Source data
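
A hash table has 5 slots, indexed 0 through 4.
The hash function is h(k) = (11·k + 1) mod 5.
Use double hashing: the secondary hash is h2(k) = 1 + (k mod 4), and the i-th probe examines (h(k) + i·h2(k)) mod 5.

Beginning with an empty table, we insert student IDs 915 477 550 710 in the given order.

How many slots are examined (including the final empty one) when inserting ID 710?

915 hashes to 1; slot 1 is free -> place at 1.
477 hashes to 3; slot 3 is free -> place at 3.
550 hashes to 1, h2=3; 1 taken -> place at 4.
710 hashes to 1, h2=3; 1,4 taken -> place at 2.
Table: [∅, 915, 710, 477, 550]

3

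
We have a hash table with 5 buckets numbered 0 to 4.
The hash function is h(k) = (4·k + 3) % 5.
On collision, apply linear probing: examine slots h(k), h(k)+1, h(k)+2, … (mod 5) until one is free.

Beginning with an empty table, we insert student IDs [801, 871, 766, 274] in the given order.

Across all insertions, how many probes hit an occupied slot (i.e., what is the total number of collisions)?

Insert 801: h=2, slot 2 empty -> index 2.
Insert 871: h=2, slot 2 occupied -> index 3.
Insert 766: h=2, slots 2,3 occupied -> index 4.
Insert 274: h=4, slot 4 occupied -> index 0.
Table: [274, ., 801, 871, 766]

4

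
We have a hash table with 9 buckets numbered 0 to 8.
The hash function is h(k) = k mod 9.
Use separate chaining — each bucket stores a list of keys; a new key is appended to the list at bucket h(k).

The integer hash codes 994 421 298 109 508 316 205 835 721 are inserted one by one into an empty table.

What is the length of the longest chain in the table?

Insert 994: h=4, bucket 4 empty -> new chain.
Insert 421: h=7, bucket 7 empty -> new chain.
Insert 298: h=1, bucket 1 empty -> new chain.
Insert 109: h=1, bucket 1 nonempty -> append to chain.
Insert 508: h=4, bucket 4 nonempty -> append to chain.
Insert 316: h=1, bucket 1 nonempty -> append to chain.
Insert 205: h=7, bucket 7 nonempty -> append to chain.
Insert 835: h=7, bucket 7 nonempty -> append to chain.
Insert 721: h=1, bucket 1 nonempty -> append to chain.
Final buckets:
0: _
1: 298 -> 109 -> 316 -> 721
2: _
3: _
4: 994 -> 508
5: _
6: _
7: 421 -> 205 -> 835
8: _

4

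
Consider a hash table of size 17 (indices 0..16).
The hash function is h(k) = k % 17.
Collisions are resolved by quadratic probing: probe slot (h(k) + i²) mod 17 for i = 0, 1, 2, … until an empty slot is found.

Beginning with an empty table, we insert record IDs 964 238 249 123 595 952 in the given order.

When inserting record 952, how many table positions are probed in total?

4

964: h=12 -> slot 12
238: h=0 -> slot 0
249: h=11 -> slot 11
123: h=4 -> slot 4
595: h=0, probe 0,1 -> slot 1
952: h=0, probe 0,1,4,9 -> slot 9
Table: [238, 595, -, -, 123, -, -, -, -, 952, -, 249, 964, -, -, -, -]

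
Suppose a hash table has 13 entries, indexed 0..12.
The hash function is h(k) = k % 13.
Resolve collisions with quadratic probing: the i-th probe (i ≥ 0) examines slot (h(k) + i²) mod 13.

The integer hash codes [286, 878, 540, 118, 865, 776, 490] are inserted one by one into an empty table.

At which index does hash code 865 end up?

11

286: h=0 → slot 0
878: h=7 → slot 7
540: h=7, probe 7,8 → slot 8
118: h=1 → slot 1
865: h=7, probe 7,8,11 → slot 11
776: h=9 → slot 9
490: h=9, probe 9,10 → slot 10
Table: [286, 118, ∅, ∅, ∅, ∅, ∅, 878, 540, 776, 490, 865, ∅]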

• [Exercise goal]: Check each line above for the string "with" and copy every line that has it.

• [Result of this task]:
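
Beginning with an empty table, we insert student IDs 915 477 550 710 in the given order.
We have a hash table with 5 buckets numbered 0 to 4.
Beginning with an empty table, we insert student IDs [801, 871, 766, 274] in the given order.
We have a hash table with 9 buckets numbered 0 to 8.
Beginning with an empty table, we insert record IDs 964 238 249 123 595 952 in the given order.
Resolve collisions with quadratic probing: the i-th probe (i ≥ 0) examines slot (h(k) + i²) mod 13.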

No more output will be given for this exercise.